WHAT THIS TASK INVOLVES:
Would you print all of the records below exactly, without skipping any?

INPUT MATERIAL section start

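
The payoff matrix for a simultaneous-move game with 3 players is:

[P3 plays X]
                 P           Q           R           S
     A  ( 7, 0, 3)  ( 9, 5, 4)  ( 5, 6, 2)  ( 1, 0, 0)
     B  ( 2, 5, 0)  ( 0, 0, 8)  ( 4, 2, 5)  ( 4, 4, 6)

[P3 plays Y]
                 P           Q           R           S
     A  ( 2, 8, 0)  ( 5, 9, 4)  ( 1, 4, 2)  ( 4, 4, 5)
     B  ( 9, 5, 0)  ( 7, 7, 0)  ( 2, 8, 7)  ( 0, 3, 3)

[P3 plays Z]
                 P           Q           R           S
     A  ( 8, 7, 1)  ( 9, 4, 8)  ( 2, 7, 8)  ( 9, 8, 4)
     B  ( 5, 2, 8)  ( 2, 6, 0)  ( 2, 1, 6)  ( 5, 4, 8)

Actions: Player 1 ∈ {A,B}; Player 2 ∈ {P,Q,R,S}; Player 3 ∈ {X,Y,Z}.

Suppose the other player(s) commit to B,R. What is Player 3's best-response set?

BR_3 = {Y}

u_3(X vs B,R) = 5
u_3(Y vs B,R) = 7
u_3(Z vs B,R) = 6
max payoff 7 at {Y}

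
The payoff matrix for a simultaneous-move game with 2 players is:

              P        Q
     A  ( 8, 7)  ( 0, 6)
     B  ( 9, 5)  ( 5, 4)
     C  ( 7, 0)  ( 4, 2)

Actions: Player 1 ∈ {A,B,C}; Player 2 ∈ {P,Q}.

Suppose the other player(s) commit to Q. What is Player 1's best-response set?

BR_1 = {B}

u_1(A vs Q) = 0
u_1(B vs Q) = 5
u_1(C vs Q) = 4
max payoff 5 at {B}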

INPUT MATERIAL section end

EXERCISE RESULT:
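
The payoff matrix for a simultaneous-move game with 3 players is:

[P3 plays X]
                 P           Q           R           S
     A  ( 7, 0, 3)  ( 9, 5, 4)  ( 5, 6, 2)  ( 1, 0, 0)
     B  ( 2, 5, 0)  ( 0, 0, 8)  ( 4, 2, 5)  ( 4, 4, 6)

[P3 plays Y]
                 P           Q           R           S
     A  ( 2, 8, 0)  ( 5, 9, 4)  ( 1, 4, 2)  ( 4, 4, 5)
     B  ( 9, 5, 0)  ( 7, 7, 0)  ( 2, 8, 7)  ( 0, 3, 3)

[P3 plays Z]
                 P           Q           R           S
     A  ( 8, 7, 1)  ( 9, 4, 8)  ( 2, 7, 8)  ( 9, 8, 4)
     B  ( 5, 2, 8)  ( 2, 6, 0)  ( 2, 1, 6)  ( 5, 4, 8)

Actions: Player 1 ∈ {A,B}; Player 2 ∈ {P,Q,R,S}; Player 3 ∈ {X,Y,Z}.

Suppose the other player(s) commit to B,R. What is Player 3's best-response set?

BR_3 = {Y}

u_3(X vs B,R) = 5
u_3(Y vs B,R) = 7
u_3(Z vs B,R) = 6
max payoff 7 at {Y}

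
The payoff matrix for a simultaneous-move game with 2 players is:

              P        Q
     A  ( 8, 7)  ( 0, 6)
     B  ( 9, 5)  ( 5, 4)
     C  ( 7, 0)  ( 4, 2)

Actions: Player 1 ∈ {A,B,C}; Player 2 ∈ {P,Q}.

Suppose the other player(s) commit to Q. What is Player 1's best-response set?

BR_1 = {B}

u_1(A vs Q) = 0
u_1(B vs Q) = 5
u_1(C vs Q) = 4
max payoff 5 at {B}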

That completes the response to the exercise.